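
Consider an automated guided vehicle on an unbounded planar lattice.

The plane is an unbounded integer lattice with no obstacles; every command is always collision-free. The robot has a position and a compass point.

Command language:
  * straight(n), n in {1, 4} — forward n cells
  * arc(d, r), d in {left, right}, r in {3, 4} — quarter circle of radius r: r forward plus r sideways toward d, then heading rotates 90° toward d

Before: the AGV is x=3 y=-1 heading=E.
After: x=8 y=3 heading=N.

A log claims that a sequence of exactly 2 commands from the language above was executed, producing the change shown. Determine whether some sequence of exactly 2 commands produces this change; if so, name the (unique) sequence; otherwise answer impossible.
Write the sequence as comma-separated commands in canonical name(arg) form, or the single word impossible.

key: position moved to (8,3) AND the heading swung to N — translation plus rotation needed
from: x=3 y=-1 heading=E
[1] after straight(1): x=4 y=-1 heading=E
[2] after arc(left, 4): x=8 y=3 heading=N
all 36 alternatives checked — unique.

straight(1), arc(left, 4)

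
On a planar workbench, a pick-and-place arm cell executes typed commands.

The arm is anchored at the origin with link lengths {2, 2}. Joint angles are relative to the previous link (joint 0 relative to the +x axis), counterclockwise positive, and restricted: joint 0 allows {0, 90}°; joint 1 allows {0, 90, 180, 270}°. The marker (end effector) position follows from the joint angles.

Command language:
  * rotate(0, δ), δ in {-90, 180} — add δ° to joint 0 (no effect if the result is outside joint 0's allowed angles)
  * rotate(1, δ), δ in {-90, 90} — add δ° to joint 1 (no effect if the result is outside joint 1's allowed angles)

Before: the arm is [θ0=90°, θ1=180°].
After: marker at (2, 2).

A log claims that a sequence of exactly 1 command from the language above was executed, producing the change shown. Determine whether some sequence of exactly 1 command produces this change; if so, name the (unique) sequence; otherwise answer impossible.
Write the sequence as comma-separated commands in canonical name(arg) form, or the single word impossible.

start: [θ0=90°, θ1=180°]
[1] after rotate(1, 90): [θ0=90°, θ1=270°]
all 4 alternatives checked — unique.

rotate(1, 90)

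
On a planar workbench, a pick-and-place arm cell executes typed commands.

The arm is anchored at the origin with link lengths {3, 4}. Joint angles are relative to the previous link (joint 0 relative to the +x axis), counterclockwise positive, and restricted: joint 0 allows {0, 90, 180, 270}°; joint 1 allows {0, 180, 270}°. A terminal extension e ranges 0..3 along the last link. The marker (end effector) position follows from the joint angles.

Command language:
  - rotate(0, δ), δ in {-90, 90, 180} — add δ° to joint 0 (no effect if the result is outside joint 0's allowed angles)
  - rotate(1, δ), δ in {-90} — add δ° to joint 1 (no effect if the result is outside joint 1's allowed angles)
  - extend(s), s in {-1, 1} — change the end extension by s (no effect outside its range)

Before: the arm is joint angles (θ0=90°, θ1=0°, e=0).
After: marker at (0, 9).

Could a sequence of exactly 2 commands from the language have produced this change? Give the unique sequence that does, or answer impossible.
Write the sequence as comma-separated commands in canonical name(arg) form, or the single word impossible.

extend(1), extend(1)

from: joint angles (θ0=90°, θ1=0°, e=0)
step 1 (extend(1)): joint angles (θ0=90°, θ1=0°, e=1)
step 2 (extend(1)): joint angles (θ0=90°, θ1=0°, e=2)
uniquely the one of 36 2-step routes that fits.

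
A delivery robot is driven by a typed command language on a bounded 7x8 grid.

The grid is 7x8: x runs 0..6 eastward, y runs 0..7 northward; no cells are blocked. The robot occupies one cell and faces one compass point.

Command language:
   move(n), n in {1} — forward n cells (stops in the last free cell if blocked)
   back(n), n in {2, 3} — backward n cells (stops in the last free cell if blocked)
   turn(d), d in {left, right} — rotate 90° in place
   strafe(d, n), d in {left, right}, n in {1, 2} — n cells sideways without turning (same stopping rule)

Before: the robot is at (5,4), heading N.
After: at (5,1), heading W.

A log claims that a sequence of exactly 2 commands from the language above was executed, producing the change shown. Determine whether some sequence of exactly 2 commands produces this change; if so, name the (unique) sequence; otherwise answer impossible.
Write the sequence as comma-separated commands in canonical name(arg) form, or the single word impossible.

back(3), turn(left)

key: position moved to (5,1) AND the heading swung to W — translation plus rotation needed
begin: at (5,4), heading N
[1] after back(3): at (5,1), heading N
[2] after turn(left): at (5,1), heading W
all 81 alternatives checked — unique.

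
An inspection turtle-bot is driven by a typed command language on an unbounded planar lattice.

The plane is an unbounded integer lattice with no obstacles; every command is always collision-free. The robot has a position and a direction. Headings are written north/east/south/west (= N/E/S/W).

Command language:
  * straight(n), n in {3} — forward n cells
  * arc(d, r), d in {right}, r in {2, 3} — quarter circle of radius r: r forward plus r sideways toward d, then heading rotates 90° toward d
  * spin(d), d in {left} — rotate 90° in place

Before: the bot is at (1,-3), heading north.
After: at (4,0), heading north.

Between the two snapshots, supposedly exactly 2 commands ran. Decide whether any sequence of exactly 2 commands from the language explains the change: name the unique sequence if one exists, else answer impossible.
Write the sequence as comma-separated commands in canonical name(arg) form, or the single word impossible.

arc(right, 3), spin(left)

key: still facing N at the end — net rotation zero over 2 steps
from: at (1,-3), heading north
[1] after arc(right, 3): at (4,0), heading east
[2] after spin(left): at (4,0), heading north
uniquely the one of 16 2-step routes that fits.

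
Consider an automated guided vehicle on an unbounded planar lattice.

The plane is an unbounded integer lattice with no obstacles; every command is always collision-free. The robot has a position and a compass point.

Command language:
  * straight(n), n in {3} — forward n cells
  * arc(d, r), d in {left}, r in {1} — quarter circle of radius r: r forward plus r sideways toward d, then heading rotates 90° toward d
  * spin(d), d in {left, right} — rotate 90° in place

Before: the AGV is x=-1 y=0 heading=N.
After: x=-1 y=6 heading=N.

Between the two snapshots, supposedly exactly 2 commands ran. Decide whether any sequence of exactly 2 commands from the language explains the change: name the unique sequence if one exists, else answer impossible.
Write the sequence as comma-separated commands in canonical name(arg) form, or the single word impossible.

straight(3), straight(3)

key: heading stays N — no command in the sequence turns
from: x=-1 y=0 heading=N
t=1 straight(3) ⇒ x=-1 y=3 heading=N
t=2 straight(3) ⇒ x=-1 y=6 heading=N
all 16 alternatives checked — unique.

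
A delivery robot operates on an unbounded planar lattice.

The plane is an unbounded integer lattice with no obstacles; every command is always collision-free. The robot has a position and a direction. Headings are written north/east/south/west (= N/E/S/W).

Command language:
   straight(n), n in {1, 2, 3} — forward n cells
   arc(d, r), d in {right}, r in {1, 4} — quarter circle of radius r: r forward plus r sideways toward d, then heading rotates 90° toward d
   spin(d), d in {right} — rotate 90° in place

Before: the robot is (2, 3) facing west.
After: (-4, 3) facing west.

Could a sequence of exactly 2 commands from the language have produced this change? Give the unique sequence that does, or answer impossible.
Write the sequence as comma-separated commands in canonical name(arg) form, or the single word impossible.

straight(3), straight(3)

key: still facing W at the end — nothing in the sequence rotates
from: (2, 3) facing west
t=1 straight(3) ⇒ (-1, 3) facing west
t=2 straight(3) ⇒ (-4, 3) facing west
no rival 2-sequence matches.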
————
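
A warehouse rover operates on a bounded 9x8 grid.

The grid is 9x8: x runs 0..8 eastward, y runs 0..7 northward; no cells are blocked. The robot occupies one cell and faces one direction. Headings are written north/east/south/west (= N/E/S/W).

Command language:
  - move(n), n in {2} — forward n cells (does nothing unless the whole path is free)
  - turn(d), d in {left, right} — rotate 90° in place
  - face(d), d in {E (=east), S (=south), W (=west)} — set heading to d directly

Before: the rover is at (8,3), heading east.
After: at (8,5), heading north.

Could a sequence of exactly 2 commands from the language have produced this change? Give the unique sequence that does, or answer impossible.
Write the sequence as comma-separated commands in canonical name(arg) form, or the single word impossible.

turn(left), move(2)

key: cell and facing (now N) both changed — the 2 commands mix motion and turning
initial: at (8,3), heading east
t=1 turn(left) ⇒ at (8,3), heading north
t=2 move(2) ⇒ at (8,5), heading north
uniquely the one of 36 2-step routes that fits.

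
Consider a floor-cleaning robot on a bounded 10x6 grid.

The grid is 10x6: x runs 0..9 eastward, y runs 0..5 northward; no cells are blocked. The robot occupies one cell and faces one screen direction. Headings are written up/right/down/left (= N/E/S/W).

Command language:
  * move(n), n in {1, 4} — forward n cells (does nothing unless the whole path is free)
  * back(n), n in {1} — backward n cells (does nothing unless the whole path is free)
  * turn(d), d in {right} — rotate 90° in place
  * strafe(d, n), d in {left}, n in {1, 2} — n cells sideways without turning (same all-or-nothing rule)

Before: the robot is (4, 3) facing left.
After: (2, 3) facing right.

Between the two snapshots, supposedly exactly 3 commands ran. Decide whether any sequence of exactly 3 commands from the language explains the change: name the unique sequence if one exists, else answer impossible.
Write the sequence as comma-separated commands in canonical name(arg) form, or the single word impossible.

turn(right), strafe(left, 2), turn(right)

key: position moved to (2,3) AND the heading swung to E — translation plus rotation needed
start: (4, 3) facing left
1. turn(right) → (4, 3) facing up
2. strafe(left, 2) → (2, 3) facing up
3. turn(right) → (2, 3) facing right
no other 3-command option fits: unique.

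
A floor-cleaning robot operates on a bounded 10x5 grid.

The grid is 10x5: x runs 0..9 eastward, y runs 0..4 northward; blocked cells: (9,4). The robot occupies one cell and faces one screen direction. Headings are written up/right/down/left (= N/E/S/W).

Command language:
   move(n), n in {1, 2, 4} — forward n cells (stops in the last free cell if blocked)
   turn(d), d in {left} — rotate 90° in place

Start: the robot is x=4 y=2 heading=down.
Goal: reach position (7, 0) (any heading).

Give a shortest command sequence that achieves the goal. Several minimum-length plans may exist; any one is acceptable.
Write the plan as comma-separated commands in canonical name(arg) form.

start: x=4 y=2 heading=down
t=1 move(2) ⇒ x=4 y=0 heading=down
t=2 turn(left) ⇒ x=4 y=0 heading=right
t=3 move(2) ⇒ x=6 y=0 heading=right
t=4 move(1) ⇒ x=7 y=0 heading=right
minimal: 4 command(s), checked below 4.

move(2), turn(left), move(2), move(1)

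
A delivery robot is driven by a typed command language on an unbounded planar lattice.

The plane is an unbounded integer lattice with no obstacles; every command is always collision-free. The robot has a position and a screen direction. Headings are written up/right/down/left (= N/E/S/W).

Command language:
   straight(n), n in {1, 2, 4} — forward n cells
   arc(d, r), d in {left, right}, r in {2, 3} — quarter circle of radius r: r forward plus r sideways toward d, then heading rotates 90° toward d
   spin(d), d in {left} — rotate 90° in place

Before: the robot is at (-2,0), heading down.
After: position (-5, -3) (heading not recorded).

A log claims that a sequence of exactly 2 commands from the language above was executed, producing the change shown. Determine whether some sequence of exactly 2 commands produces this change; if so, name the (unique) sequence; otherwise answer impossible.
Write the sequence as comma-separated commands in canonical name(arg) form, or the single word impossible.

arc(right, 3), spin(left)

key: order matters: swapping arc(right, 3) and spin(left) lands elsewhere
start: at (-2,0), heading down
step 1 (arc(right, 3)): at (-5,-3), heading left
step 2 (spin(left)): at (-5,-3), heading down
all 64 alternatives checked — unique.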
————
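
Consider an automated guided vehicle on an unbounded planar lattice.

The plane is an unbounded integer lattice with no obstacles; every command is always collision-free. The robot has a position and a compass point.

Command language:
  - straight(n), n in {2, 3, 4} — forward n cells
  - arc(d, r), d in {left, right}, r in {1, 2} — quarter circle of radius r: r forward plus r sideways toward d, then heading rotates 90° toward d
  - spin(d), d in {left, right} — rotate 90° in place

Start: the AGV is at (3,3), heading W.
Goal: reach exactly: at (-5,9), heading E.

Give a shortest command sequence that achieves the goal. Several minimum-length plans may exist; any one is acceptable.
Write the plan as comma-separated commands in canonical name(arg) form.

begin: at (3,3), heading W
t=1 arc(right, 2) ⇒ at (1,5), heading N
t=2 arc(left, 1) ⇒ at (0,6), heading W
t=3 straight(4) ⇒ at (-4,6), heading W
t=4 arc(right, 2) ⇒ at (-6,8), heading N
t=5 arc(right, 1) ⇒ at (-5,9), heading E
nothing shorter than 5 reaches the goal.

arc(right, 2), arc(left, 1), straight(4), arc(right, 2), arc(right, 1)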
————
Problem description
Say how many lines in the data include the string "backward", giving the number alone.

Exercise answer
2